Material to process:
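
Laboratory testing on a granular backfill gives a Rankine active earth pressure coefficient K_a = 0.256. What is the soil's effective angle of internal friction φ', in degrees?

36.3°

K_a = tan²(45° − φ/2) ⇒ 45° − φ/2 = arctan(√0.256) = 26.84°.
φ = 2(45° − 26.84°) = 36.32°.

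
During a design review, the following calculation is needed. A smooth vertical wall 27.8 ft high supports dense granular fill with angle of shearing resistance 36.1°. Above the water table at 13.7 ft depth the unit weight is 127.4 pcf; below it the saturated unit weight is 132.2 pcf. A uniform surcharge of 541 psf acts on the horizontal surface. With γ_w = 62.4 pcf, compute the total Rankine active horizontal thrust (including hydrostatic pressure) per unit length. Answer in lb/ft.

K_a = tan²(45° − φ/2) = 0.2585.
γ' = 132.2 − 62.4 = 69.80 pcf. h₂ = H − d_w = 14.1 ft.
σ'_h: at surface K_a·q = 139.8; at WT K_a(q+γd_w) = 591.0; at base K_a(q+γd_w+γ'h₂) = 845.4 psf.
P₁ = ½(139.8+591.0)×13.7 = 5006; P₂ = ½(591.0+845.4)×14.1 = 10130; P_w = ½γ_w h₂² = 6203.
Total = 5006+10130+6203 = 21340 lb/ft.

21300 lb/ft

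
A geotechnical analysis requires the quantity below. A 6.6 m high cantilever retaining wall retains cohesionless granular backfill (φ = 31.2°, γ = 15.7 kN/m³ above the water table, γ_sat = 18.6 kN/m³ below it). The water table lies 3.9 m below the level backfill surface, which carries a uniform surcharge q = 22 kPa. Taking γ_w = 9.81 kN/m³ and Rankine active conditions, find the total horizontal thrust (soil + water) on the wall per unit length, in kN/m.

K_a = tan²(45° − φ/2) = 0.3175.
γ' = 18.6 − 9.81 = 8.790 kN/m³. h₂ = H − d_w = 2.7 m.
σ'_h: at surface K_a·q = 6.985; at WT K_a(q+γd_w) = 26.43; at base K_a(q+γd_w+γ'h₂) = 33.96 kPa.
P₁ = ½(6.985+26.43)×3.9 = 65.15; P₂ = ½(26.43+33.96)×2.7 = 81.52; P_w = ½γ_w h₂² = 35.76.
Total = 65.15+81.52+35.76 = 182.4 kN/m.

182 kN/m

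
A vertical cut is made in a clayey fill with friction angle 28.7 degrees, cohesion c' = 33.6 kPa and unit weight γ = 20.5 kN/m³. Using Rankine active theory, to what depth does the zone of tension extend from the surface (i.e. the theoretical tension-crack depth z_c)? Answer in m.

K_a = tan²(45° − 28.7°/2) = 0.3511; √K_a = 0.5926.
The active pressure is zero where K_a γ z = 2c√K_a, so z_c = 2c/(γ√K_a) = 2×33.6/(20.5×0.5926) = 5.532 m.

5.53 m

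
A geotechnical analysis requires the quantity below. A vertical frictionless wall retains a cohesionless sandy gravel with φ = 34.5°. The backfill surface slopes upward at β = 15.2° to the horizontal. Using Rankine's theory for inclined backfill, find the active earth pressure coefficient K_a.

0.305

K_a = cos β · (cos β − √(cos²β − cos²φ)) / (cos β + √(cos²β − cos²φ)).
cos β = 0.9650, cos φ = 0.8241, √(cos²β − cos²φ) = 0.5021.
K_a = 0.9650 × (0.9650 − 0.5021)/(0.9650 + 0.5021) = 0.3045.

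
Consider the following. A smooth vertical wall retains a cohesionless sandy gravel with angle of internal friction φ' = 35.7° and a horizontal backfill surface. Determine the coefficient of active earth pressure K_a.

0.263

K_a = tan²(45° − φ/2) = tan²(27.15°) = 0.2630.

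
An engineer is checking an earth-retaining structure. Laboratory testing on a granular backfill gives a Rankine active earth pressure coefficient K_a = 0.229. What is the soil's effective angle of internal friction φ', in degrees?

38.9°

K_a = tan²(45° − φ/2) ⇒ 45° − φ/2 = arctan(√0.229) = 25.57°.
φ = 2(45° − 25.57°) = 38.85°.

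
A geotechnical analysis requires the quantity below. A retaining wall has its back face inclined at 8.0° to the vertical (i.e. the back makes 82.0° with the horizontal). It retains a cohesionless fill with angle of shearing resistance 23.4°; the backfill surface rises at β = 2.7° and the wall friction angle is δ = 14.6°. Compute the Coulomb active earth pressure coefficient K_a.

0.465

K_a = sin²(α+φ) / [sin²α · sin(α−δ) · (1 + √{sin(φ+δ)sin(φ−β) / (sin(α−δ)sin(α+β))})²].
With α = 82.0°, φ = 23.4°, δ = 14.6°, β = 2.7°: K_a = 0.4646.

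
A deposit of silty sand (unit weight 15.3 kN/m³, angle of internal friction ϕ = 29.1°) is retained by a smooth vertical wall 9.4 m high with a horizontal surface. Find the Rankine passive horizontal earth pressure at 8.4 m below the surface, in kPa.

372 kPa

K_p = (1 + sin φ)/(1 − sin φ) = 2.894.
σ_h = K_p γ z = 2.894 × 15.3 × 8.4 = 371.9 kPa.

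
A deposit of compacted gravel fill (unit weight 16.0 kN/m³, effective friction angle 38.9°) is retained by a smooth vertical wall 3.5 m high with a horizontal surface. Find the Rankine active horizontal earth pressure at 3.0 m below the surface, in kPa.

11.0 kPa

K_a = (1 − sin φ)/(1 + sin φ) = 0.2285.
σ_h = K_a γ z = 0.2285 × 16.0 × 3.0 = 10.97 kPa.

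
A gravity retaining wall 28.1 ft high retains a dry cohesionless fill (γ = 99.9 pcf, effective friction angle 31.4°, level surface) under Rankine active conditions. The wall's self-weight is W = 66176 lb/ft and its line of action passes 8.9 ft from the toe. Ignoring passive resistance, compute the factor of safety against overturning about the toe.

K_a = tan²(45° − 31.4°/2) = 0.3149.
P_a = ½K_aγH² = 0.5×0.3149×99.9×28.1² = 12420 lb/ft, acting at H/3 = 9.367 ft above the base.
Overturning moment M_o = P_a × H/3 = 12420 × 9.367 = 116300.
Resisting moment M_r = W × 8.9 = 66176 × 8.9 = 589000.
FS_overturning = M_r/M_o = 589000/116300 = 5.062.

5.06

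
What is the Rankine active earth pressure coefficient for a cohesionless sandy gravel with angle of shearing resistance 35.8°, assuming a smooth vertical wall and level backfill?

0.262

K_a = (1 − sin φ)/(1 + sin φ) = (1 − sin 35.8°)/(1 + sin 35.8°) = 0.2619.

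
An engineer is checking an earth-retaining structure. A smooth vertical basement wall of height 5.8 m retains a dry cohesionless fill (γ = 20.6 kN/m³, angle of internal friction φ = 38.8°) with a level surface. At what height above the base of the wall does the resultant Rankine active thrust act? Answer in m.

K_a = 0.2296.
The pressure distribution is triangular, so the resultant acts at H/3 above the base = 5.8/3 = 1.933 m.

1.93 m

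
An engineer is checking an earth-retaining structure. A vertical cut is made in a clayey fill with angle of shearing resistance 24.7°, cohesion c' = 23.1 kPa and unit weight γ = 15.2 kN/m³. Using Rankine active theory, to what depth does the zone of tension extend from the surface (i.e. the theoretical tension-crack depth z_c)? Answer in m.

K_a = tan²(45° − 24.7°/2) = 0.4106; √K_a = 0.6408.
The active pressure is zero where K_a γ z = 2c√K_a, so z_c = 2c/(γ√K_a) = 2×23.1/(15.2×0.6408) = 4.744 m.

4.74 m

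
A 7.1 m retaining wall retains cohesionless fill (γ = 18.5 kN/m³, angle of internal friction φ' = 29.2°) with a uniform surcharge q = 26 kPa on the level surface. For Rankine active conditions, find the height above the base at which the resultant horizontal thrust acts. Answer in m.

K_a = 0.3442.
Triangular part P₁ = ½K_aγH² = 160.5 at H/3 = 2.367 m; rectangular part P₂ = K_a q H = 63.54 at H/2 = 3.550 m.
ȳ = (P₁·2.367 + P₂·3.550)/(P₁+P₂) = 2.702 m.

2.70 m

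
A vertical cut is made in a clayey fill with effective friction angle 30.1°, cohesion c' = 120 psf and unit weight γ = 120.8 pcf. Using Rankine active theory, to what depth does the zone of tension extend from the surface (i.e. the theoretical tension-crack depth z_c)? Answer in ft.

3.45 ft

K_a = tan²(45° − 30.1°/2) = 0.3320; √K_a = 0.5762.
The active pressure is zero where K_a γ z = 2c√K_a, so z_c = 2c/(γ√K_a) = 2×120/(120.8×0.5762) = 3.448 ft.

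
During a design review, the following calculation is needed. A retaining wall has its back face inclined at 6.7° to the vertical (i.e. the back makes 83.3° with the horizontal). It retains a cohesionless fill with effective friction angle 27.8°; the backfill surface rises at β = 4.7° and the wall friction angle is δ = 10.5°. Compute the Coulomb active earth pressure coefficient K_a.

K_a = sin²(α+φ) / [sin²α · sin(α−δ) · (1 + √{sin(φ+δ)sin(φ−β) / (sin(α−δ)sin(α+β))})²].
With α = 83.3°, φ = 27.8°, δ = 10.5°, β = 4.7°: K_a = 0.4080.

0.408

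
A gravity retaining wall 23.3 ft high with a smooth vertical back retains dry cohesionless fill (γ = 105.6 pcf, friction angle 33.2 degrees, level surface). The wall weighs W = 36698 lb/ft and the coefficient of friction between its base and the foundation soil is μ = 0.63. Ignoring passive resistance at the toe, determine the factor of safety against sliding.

2.76

K_a = tan²(45° − 33.2°/2) = 0.2924.
P_a = ½K_aγH² = 0.5×0.2924×105.6×23.3² = 8380 lb/ft, acting at H/3 = 7.767 ft above the base.
FS_sliding = μW / P_a = 0.63×36698 / 8380 = 2.759.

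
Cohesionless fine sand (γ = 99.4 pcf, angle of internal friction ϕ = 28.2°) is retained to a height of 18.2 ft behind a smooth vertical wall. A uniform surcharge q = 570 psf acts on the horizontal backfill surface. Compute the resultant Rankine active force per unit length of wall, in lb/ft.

9610 lb/ft

K_a = tan²(45° − φ/2) = 0.3582.
Soil triangle: ½ K_a γ H² = 0.5×0.3582×99.4×18.2² = 5897 lb/ft.
Surcharge rectangle: K_a q H = 0.3582×570×18.2 = 3716 lb/ft.
Total = 5897 + 3716 = 9613 lb/ft.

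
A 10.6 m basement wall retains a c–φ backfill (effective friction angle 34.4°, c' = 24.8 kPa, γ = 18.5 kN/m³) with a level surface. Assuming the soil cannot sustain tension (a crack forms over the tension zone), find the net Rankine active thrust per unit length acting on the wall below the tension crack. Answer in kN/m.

K_a = 0.2780; √K_a = 0.5272.
Tension-crack depth z_c = 2c/(γ√K_a) = 2×24.8/(18.5×0.5272) = 5.085 m.
σ_a at base = K_a γ H − 2c√K_a = 0.2780×18.5×10.6 − 2×24.8×0.5272 = 28.36 kPa.
P_a = ½ × 28.36 × (H − z_c) = 0.5×28.36×5.515 = 78.20 kN/m.

78.2 kN/m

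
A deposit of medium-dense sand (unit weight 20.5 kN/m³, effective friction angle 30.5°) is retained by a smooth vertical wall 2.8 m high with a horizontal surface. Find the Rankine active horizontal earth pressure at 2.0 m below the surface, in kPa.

K_a = (1 − sin φ)/(1 + sin φ) = 0.3267.
σ_h = K_a γ z = 0.3267 × 20.5 × 2.0 = 13.39 kPa.

13.4 kPa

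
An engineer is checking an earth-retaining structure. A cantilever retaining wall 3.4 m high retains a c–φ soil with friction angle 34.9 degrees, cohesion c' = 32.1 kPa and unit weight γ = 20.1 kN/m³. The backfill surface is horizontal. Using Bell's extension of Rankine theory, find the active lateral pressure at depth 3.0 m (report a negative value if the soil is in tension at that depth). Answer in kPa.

K_a = (1 − sin φ)/(1 + sin φ) = 0.2721.
σ_a = K_a γ z − 2c√K_a = 0.2721×20.1×3.0 − 2×32.1×0.5217 = -17.08 kPa.

-17.1 kPa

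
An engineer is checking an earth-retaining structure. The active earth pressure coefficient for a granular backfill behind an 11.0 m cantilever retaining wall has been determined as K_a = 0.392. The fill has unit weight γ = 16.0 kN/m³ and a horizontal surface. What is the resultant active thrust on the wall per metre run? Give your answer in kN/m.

379 kN/m

P = ½ K_a γ H² = 0.5 × 0.392 × 16.0 × 11.0² = 379.5 kN/m.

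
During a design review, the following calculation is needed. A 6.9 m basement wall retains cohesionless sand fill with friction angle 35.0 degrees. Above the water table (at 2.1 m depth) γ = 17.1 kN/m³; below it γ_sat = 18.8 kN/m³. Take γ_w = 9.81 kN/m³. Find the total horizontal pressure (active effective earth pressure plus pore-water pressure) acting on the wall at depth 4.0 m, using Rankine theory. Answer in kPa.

33.0 kPa

K_a = (1 − sin φ)/(1 + sin φ) = 0.2710.
γ' = 18.8 − 9.81 = 8.990 kN/m³.
Effective vertical stress at 4.0 m: σ'_v = 17.1×2.1 + 8.990×1.90 = 52.99 kPa.
σ'_h = K_a σ'_v = 0.2710 × 52.99 = 14.36 kPa; u = γ_w × 1.90 = 18.64 kPa.
Total σ_h = 14.36 + 18.64 = 33.00 kPa.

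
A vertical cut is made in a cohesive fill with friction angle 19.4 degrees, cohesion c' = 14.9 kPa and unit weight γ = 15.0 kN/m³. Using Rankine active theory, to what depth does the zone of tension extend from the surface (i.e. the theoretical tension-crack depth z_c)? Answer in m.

2.81 m

K_a = tan²(45° − 19.4°/2) = 0.5013; √K_a = 0.7080.
The active pressure is zero where K_a γ z = 2c√K_a, so z_c = 2c/(γ√K_a) = 2×14.9/(15.0×0.7080) = 2.806 m.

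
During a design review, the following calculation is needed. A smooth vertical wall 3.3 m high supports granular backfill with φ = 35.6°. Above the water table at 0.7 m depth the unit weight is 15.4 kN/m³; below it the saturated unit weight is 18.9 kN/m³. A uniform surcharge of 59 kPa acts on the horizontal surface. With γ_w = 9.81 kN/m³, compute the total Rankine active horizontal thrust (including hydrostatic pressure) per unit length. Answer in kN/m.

K_a = tan²(45° − φ/2) = 0.2641.
γ' = 18.9 − 9.81 = 9.090 kN/m³. h₂ = H − d_w = 2.6 m.
σ'_h: at surface K_a·q = 15.58; at WT K_a(q+γd_w) = 18.43; at base K_a(q+γd_w+γ'h₂) = 24.67 kPa.
P₁ = ½(15.58+18.43)×0.7 = 11.90; P₂ = ½(18.43+24.67)×2.6 = 56.03; P_w = ½γ_w h₂² = 33.16.
Total = 11.90+56.03+33.16 = 101.1 kN/m.

101 kN/m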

What is needed:
Repeat exactly the lines from the one containing "A vertical cut is made in a cohesive" through the last line of the records above, both included, and nothing else.

Finished task:
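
A vertical cut is made in a cohesive fill with friction angle 19.4 degrees, cohesion c' = 14.9 kPa and unit weight γ = 15.0 kN/m³. Using Rankine active theory, to what depth does the zone of tension extend from the surface (i.e. the theoretical tension-crack depth z_c)? Answer in m.

2.81 m

K_a = tan²(45° − 19.4°/2) = 0.5013; √K_a = 0.7080.
The active pressure is zero where K_a γ z = 2c√K_a, so z_c = 2c/(γ√K_a) = 2×14.9/(15.0×0.7080) = 2.806 m.

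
During a design review, the following calculation is needed. A smooth vertical wall 3.3 m high supports granular backfill with φ = 35.6°. Above the water table at 0.7 m depth the unit weight is 15.4 kN/m³; below it the saturated unit weight is 18.9 kN/m³. A uniform surcharge of 59 kPa acts on the horizontal surface. With γ_w = 9.81 kN/m³, compute the total Rankine active horizontal thrust (including hydrostatic pressure) per unit length. Answer in kN/m.

K_a = tan²(45° − φ/2) = 0.2641.
γ' = 18.9 − 9.81 = 9.090 kN/m³. h₂ = H − d_w = 2.6 m.
σ'_h: at surface K_a·q = 15.58; at WT K_a(q+γd_w) = 18.43; at base K_a(q+γd_w+γ'h₂) = 24.67 kPa.
P₁ = ½(15.58+18.43)×0.7 = 11.90; P₂ = ½(18.43+24.67)×2.6 = 56.03; P_w = ½γ_w h₂² = 33.16.
Total = 11.90+56.03+33.16 = 101.1 kN/m.

101 kN/m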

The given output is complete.